| Aim of the exercise |
Take the data below and extract the lines from the one with "The programs are" to the one with "Round each final allocation to the nearest $1;", inclusive, exactly as written.
***** The input *****
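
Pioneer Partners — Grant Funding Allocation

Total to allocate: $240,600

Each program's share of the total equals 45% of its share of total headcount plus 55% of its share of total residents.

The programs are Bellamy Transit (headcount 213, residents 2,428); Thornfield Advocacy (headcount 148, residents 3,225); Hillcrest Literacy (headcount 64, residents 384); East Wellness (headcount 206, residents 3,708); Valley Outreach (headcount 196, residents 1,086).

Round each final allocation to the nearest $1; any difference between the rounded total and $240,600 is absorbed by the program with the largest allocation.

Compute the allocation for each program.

Headcount total 827; residents total 10,831.
Combined weights (45% headcount + 55% residents): Bellamy Transit 0.2392; Thornfield Advocacy 0.2443; Hillcrest Literacy 0.0543; East Wellness 0.3004; Valley Outreach 0.1618.
Unrounded shares: Bellamy Transit 57,550.34; Thornfield Advocacy 58,778.12; Hillcrest Literacy 13,070.42; East Wellness 72,272.57; Valley Outreach 38,928.55.
At nearest $1: Bellamy Transit $57,550; Thornfield Advocacy $58,778; Hillcrest Literacy $13,070; East Wellness $72,273; Valley Outreach $38,929. Sum = $240,600.
Rounded total matches; no reconciliation needed.

Bellamy Transit: $57,550 | Thornfield Advocacy: $58,778 | Hillcrest Literacy: $13,070 | East Wellness: $72,273 | Valley Outreach: $38,929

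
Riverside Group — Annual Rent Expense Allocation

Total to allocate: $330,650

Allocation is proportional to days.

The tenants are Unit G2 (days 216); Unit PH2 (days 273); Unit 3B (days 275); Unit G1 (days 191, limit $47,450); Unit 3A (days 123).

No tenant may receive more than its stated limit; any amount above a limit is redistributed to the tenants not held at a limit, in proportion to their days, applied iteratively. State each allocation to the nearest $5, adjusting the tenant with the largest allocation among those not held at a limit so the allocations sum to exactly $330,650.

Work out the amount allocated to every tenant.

Sum of days: 1,078.
Unconstrained shares: Unit G2 66,252.69; Unit PH2 83,736.04; Unit 3B 84,349.49; Unit G1 58,584.55; Unit 3A 37,727.23.
Capped: Unit G1 ($47,450); remaining pool $283,200 reallocated over remaining days 887.
Redistributed shares: Unit G2 68,964.15 → $68,965; Unit PH2 87,163.02 → $87,165; Unit 3B 87,801.58 → $87,800; Unit 3A 39,271.25 → $39,270.

Unit G2: $68,965 · Unit PH2: $87,165 · Unit 3B: $87,800 · Unit G1: $47,450 · Unit 3A: $39,270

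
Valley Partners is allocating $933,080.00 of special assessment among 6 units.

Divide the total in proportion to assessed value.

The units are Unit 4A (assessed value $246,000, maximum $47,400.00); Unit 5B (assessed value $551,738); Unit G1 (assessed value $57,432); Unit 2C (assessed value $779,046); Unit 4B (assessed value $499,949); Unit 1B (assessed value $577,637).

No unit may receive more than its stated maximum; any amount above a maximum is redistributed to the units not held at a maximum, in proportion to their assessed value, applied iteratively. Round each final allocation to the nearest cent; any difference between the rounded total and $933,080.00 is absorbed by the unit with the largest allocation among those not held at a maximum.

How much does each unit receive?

Combined assessed value = 2,711,802.
Unconstrained shares: Unit 4A 84,643.9674; Unit 5B 189,842.6556; Unit G1 19,761.2697; Unit 2C 268,055.0577; Unit 4B 172,023.0359; Unit 1B 198,754.0137.
Capped: Unit 4A ($47,400.00); residual $885,680.00 reallocated over remaining assessed value 2,465,802.
Shares after redistribution: Unit 5B 198,176.2168 → $198,176.22; Unit G1 20,628.7341 → $20,628.73; Unit 2C 279,821.9246 → $279,821.92; Unit 4B 179,574.3658 → $179,574.37; Unit 1B 207,478.7587 → $207,478.76.

Unit 4A: $47,400.00; Unit 5B: $198,176.22; Unit G1: $20,628.73; Unit 2C: $279,821.92; Unit 4B: $179,574.37; Unit 1B: $207,478.76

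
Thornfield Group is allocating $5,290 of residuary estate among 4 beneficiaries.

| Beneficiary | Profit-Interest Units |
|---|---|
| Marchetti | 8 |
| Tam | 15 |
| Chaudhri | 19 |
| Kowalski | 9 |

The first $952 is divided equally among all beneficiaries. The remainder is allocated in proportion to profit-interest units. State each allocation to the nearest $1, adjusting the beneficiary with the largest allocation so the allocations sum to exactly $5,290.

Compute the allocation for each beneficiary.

Marchetti: $918; Tam: $1,514; Chaudhri: $1,854; Kowalski: $1,004

Equal tier: $952 ÷ 4 = $238 apiece.
Remainder $4,338 by profit-interest units (total 51): Marchetti 680.47 → $680; Tam 1,275.88 → $1,276; Chaudhri 1,616.12 → $1,616; Kowalski 765.53 → $766.
Totals: Marchetti $238 + $680 = $918; Tam $238 + $1,276 = $1,514; Chaudhri $238 + $1,616 = $1,854; Kowalski $238 + $766 = $1,004.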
*****
| Exercise result |
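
The programs are Bellamy Transit (headcount 213, residents 2,428); Thornfield Advocacy (headcount 148, residents 3,225); Hillcrest Literacy (headcount 64, residents 384); East Wellness (headcount 206, residents 3,708); Valley Outreach (headcount 196, residents 1,086).

Round each final allocation to the nearest $1; any difference between the rounded total and $240,600 is absorbed by the program with the largest allocation.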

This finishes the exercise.